### Aim of the exercise
Exactly as they stand, write out all of the entries again.
======== Data
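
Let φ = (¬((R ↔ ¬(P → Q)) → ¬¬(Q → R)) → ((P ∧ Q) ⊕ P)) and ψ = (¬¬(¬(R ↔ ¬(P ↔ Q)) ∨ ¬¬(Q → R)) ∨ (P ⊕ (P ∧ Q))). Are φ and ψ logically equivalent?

P  Q  R  |  φ  ψ
0  0  0  |  1  1
0  0  1  |  1  1
0  1  0  |  0  1
0  1  1  |  1  1
1  0  0  |  1  1
1  0  1  |  1  1
1  1  0  |  0  0
1  1  1  |  1  1
The columns differ at P=0, Q=1, R=0 (φ=0, ψ=1), so they are not equivalent.

not equivalent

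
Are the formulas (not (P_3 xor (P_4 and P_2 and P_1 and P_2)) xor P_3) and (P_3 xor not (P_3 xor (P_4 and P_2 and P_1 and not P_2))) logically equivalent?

not equivalent

 P_1    P_2    P_3    P_4   |    φ      ψ  
False  False  False  False  |   True   True
False  False  False   True  |   True   True
False  False   True  False  |   True   True
False  False   True   True  |   True   True
False   True  False  False  |   True   True
False   True  False   True  |   True   True
False   True   True  False  |   True   True
False   True   True   True  |   True   True
 True  False  False  False  |   True   True
 True  False  False   True  |   True   True
 True  False   True  False  |   True   True
 True  False   True   True  |   True   True
 True   True  False  False  |   True   True
 True   True  False   True  |  False   True
 True   True   True  False  |   True   True
 True   True   True   True  |  False   True
The columns differ at P_1=True, P_2=True, P_3=False, P_4=True (φ=False, ψ=True), so they are not equivalent.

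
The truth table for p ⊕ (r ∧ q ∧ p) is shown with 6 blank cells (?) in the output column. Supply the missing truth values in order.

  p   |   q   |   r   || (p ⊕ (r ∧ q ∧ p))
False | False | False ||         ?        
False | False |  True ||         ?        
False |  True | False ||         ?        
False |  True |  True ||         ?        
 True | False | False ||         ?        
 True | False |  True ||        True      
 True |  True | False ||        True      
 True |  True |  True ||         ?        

Row p=False, q=False, r=False: (r ∧ q ∧ p) = False, so (p ⊕ (r ∧ q ∧ p)) = False.
Row p=False, q=False, r=True: (r ∧ q ∧ p) = False, so (p ⊕ (r ∧ q ∧ p)) = False.
Row p=False, q=True, r=False: (r ∧ q ∧ p) = False, so (p ⊕ (r ∧ q ∧ p)) = False.
Row p=False, q=True, r=True: (r ∧ q ∧ p) = False, so (p ⊕ (r ∧ q ∧ p)) = False.
Row p=True, q=False, r=False: (r ∧ q ∧ p) = False, so (p ⊕ (r ∧ q ∧ p)) = True.
Row p=True, q=True, r=True: (r ∧ q ∧ p) = True, so (p ⊕ (r ∧ q ∧ p)) = False.

False, False, False, False, True, False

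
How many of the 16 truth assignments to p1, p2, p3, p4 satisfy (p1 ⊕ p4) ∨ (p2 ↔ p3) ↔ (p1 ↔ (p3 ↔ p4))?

8

p1 | p2 | p3 | p4 || (p1 ⊕ p4) | (p2 ↔ p3) | ((p1 ⊕ p4) ∨ (p2 ↔ p3)) | (p3 ↔ p4) | (p1 ↔ (p3 ↔ p4)) | φ
F  | F  | F  | F  ||     F     |     T     |            T            |     T     |        F         | F
F  | F  | F  | T  ||     T     |     T     |            T            |     F     |        T         | T
F  | F  | T  | F  ||     F     |     F     |            F            |     F     |        T         | F
F  | F  | T  | T  ||     T     |     F     |            T            |     T     |        F         | F
F  | T  | F  | F  ||     F     |     F     |            F            |     T     |        F         | T
F  | T  | F  | T  ||     T     |     F     |            T            |     F     |        T         | T
F  | T  | T  | F  ||     F     |     T     |            T            |     F     |        T         | T
F  | T  | T  | T  ||     T     |     T     |            T            |     T     |        F         | F
T  | F  | F  | F  ||     T     |     T     |            T            |     T     |        T         | T
T  | F  | F  | T  ||     F     |     T     |            T            |     F     |        F         | F
T  | F  | T  | F  ||     T     |     F     |            T            |     F     |        F         | F
T  | F  | T  | T  ||     F     |     F     |            F            |     T     |        T         | F
T  | T  | F  | F  ||     T     |     F     |            T            |     T     |        T         | T
T  | T  | F  | T  ||     F     |     F     |            F            |     F     |        F         | T
T  | T  | T  | F  ||     T     |     T     |            T            |     F     |        F         | F
T  | T  | T  | T  ||     F     |     T     |            T            |     T     |        T         | T
The formula is true on 8 of the 16 rows.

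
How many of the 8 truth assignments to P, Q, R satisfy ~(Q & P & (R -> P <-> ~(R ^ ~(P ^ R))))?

6

P | Q | R || φ
1 | 1 | 1 || 0
1 | 1 | 0 || 0
1 | 0 | 1 || 1
1 | 0 | 0 || 1
0 | 1 | 1 || 1
0 | 1 | 0 || 1
0 | 0 | 1 || 1
0 | 0 | 0 || 1
The formula is true on 6 of the 8 rows.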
================
### Task response
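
Let φ = (¬((R ↔ ¬(P → Q)) → ¬¬(Q → R)) → ((P ∧ Q) ⊕ P)) and ψ = (¬¬(¬(R ↔ ¬(P ↔ Q)) ∨ ¬¬(Q → R)) ∨ (P ⊕ (P ∧ Q))). Are φ and ψ logically equivalent?

P  Q  R  |  φ  ψ
0  0  0  |  1  1
0  0  1  |  1  1
0  1  0  |  0  1
0  1  1  |  1  1
1  0  0  |  1  1
1  0  1  |  1  1
1  1  0  |  0  0
1  1  1  |  1  1
The columns differ at P=0, Q=1, R=0 (φ=0, ψ=1), so they are not equivalent.

not equivalent

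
Are the formulas (not (P_3 xor (P_4 and P_2 and P_1 and P_2)) xor P_3) and (P_3 xor not (P_3 xor (P_4 and P_2 and P_1 and not P_2))) logically equivalent?

not equivalent

 P_1    P_2    P_3    P_4   |    φ      ψ  
False  False  False  False  |   True   True
False  False  False   True  |   True   True
False  False   True  False  |   True   True
False  False   True   True  |   True   True
False   True  False  False  |   True   True
False   True  False   True  |   True   True
False   True   True  False  |   True   True
False   True   True   True  |   True   True
 True  False  False  False  |   True   True
 True  False  False   True  |   True   True
 True  False   True  False  |   True   True
 True  False   True   True  |   True   True
 True   True  False  False  |   True   True
 True   True  False   True  |  False   True
 True   True   True  False  |   True   True
 True   True   True   True  |  False   True
The columns differ at P_1=True, P_2=True, P_3=False, P_4=True (φ=False, ψ=True), so they are not equivalent.

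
The truth table for p ⊕ (r ∧ q ∧ p) is shown with 6 blank cells (?) in the output column. Supply the missing truth values in order.

  p   |   q   |   r   || (p ⊕ (r ∧ q ∧ p))
False | False | False ||         ?        
False | False |  True ||         ?        
False |  True | False ||         ?        
False |  True |  True ||         ?        
 True | False | False ||         ?        
 True | False |  True ||        True      
 True |  True | False ||        True      
 True |  True |  True ||         ?        

Row p=False, q=False, r=False: (r ∧ q ∧ p) = False, so (p ⊕ (r ∧ q ∧ p)) = False.
Row p=False, q=False, r=True: (r ∧ q ∧ p) = False, so (p ⊕ (r ∧ q ∧ p)) = False.
Row p=False, q=True, r=False: (r ∧ q ∧ p) = False, so (p ⊕ (r ∧ q ∧ p)) = False.
Row p=False, q=True, r=True: (r ∧ q ∧ p) = False, so (p ⊕ (r ∧ q ∧ p)) = False.
Row p=True, q=False, r=False: (r ∧ q ∧ p) = False, so (p ⊕ (r ∧ q ∧ p)) = True.
Row p=True, q=True, r=True: (r ∧ q ∧ p) = True, so (p ⊕ (r ∧ q ∧ p)) = False.

False, False, False, False, True, False

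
How many of the 16 truth assignments to p1, p2, p3, p4 satisfy (p1 ⊕ p4) ∨ (p2 ↔ p3) ↔ (p1 ↔ (p3 ↔ p4))?

8

p1 | p2 | p3 | p4 || (p1 ⊕ p4) | (p2 ↔ p3) | ((p1 ⊕ p4) ∨ (p2 ↔ p3)) | (p3 ↔ p4) | (p1 ↔ (p3 ↔ p4)) | φ
F  | F  | F  | F  ||     F     |     T     |            T            |     T     |        F         | F
F  | F  | F  | T  ||     T     |     T     |            T            |     F     |        T         | T
F  | F  | T  | F  ||     F     |     F     |            F            |     F     |        T         | F
F  | F  | T  | T  ||     T     |     F     |            T            |     T     |        F         | F
F  | T  | F  | F  ||     F     |     F     |            F            |     T     |        F         | T
F  | T  | F  | T  ||     T     |     F     |            T            |     F     |        T         | T
F  | T  | T  | F  ||     F     |     T     |            T            |     F     |        T         | T
F  | T  | T  | T  ||     T     |     T     |            T            |     T     |        F         | F
T  | F  | F  | F  ||     T     |     T     |            T            |     T     |        T         | T
T  | F  | F  | T  ||     F     |     T     |            T            |     F     |        F         | F
T  | F  | T  | F  ||     T     |     F     |            T            |     F     |        F         | F
T  | F  | T  | T  ||     F     |     F     |            F            |     T     |        T         | F
T  | T  | F  | F  ||     T     |     F     |            T            |     T     |        T         | T
T  | T  | F  | T  ||     F     |     F     |            F            |     F     |        F         | T
T  | T  | T  | F  ||     T     |     T     |            T            |     F     |        F         | F
T  | T  | T  | T  ||     F     |     T     |            T            |     T     |        T         | T
The formula is true on 8 of the 16 rows.

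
How many of the 8 truth assignments to P, Q, R satisfy ~(Q & P & (R -> P <-> ~(R ^ ~(P ^ R))))?

6

P | Q | R || φ
1 | 1 | 1 || 0
1 | 1 | 0 || 0
1 | 0 | 1 || 1
1 | 0 | 0 || 1
0 | 1 | 1 || 1
0 | 1 | 0 || 1
0 | 0 | 1 || 1
0 | 0 | 0 || 1
The formula is true on 6 of the 8 rows.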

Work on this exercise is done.